**Records to process**
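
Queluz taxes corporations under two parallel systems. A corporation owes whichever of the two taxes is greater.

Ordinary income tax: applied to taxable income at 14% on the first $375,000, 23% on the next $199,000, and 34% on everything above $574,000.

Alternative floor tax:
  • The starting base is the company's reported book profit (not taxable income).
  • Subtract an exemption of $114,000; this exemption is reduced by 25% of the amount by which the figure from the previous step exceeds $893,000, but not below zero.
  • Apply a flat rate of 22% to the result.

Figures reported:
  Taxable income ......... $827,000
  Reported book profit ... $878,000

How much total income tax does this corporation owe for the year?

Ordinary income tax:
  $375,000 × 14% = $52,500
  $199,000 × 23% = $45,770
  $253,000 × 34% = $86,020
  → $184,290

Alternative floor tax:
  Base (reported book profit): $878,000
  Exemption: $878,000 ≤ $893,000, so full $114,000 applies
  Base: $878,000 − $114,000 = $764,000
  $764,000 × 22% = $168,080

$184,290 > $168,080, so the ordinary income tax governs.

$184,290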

**What is expected**
Within the material above, transcribe exactly the lines that run from the line holding "Ordinary income tax: applied" through the line holding "(not taxable income).".

**Output below**
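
Ordinary income tax: applied to taxable income at 14% on the first $375,000, 23% on the next $199,000, and 34% on everything above $574,000.

Alternative floor tax:
  • The starting base is the company's reported book profit (not taxable income).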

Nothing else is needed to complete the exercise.